Required work – Could you filter the listing for lines with the word "count" and return them?

****************

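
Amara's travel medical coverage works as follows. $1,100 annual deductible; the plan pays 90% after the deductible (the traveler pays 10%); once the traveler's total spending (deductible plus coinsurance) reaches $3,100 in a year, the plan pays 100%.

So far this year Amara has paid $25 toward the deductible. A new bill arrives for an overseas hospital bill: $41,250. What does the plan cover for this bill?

Remaining deductible: $1,100 − $25 = $1,075.
The remaining $40,175 (= $41,250 − $1,075) moves to coinsurance.
Traveler's 10% share of $40,175 is $4,017.50.
So the traveler owes $1,075 + $4,017.50 = $5,092.50 before any cap.
Year-to-date out-of-pocket would reach $25 + $5,092.50 = $5,117.50, above the $3,100 maximum, so the traveler pays only $3,100 − $25 = $3,075.
Insurer pays the balance: $41,250 − $3,075 = $38,175.

$38,175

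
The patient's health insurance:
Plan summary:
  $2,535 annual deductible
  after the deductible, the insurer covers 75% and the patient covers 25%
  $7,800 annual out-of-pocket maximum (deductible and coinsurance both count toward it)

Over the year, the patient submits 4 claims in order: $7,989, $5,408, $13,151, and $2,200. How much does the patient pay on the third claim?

Claim 1 — $7,989: $2,535 finishes the deductible; $5,454 goes to coinsurance; coinsurance $5,454 × 25% = $1,363.50. Patient owes $3,898.50 (running OOP $3,898.50).
Claim 2 — $5,408: deductible met; 25% of $5,408 = $1,352. Cost to patient: $1,352. OOP to date $5,250.50.
Claim 3 — $13,151: deductible met; 25% of $13,151 = $3,287.75. That would push OOP to $8,538.25, over the $7,800 cap, so patient pays $7,800 − $5,250.50 = $2,549.50.

$2,549.50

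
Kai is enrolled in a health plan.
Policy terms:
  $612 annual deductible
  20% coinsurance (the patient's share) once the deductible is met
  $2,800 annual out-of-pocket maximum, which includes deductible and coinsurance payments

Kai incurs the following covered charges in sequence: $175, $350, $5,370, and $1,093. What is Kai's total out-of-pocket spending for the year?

#1 ($175): entire amount goes to the deductible. Patient owes $175 (running OOP $175).
#2 ($350): all of it applies to the deductible. Patient pays $350; OOP now $525.
#3 ($5,370): $87 finishes the deductible; $5,283 goes to coinsurance; 20% of $5,283 = $1,056.60. Patient owes $1,143.60 (running OOP $1,668.60).
#4 ($1,093): deductible met; 20% of $1,093 = $218.60. Patient owes $218.60 (running OOP $1,887.20).
Total paid by the patient: $175 + $350 + $1,143.60 + $218.60 = $1,887.20.

$1,887.20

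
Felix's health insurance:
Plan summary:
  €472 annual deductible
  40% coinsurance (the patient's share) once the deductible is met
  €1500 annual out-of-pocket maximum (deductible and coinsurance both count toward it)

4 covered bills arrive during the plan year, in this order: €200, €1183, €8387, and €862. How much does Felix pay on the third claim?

#1 (€200): all of it applies to the deductible. Cost to patient: €200. OOP to date €200.
#2 (€1183): €272 finishes the deductible; €911 goes to coinsurance; 40% of €911 = €364.40. Patient owes €636.40 (running OOP €836.40).
#3 (€8387): deductible already satisfied, so patient's share is 40% × €8387 = €3354.80. Adding that to €836.40 gives €4191.20, past the €1500 cap; patient pays only €1500 − €836.40 = €663.60.

€663.60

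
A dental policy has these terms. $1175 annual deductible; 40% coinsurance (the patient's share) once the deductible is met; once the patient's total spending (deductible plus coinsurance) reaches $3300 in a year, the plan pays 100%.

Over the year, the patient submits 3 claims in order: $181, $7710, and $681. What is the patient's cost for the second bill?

Bill 1, $181: all of it applies to the deductible. Patient pays $181; OOP now $181.
Bill 2, $7710: deductible takes $994, $6716 remains; patient's 40% is $2686.40. Deductible plus coinsurance: $994 + $2686.40 = $3680.40. Adding that to $181 gives $3861.40, past the $3300 cap; patient pays only $3300 − $181 = $3119.

$3119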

****************

Task output –
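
  $7,800 annual out-of-pocket maximum (deductible and coinsurance both count toward it)
  €1500 annual out-of-pocket maximum (deductible and coinsurance both count toward it)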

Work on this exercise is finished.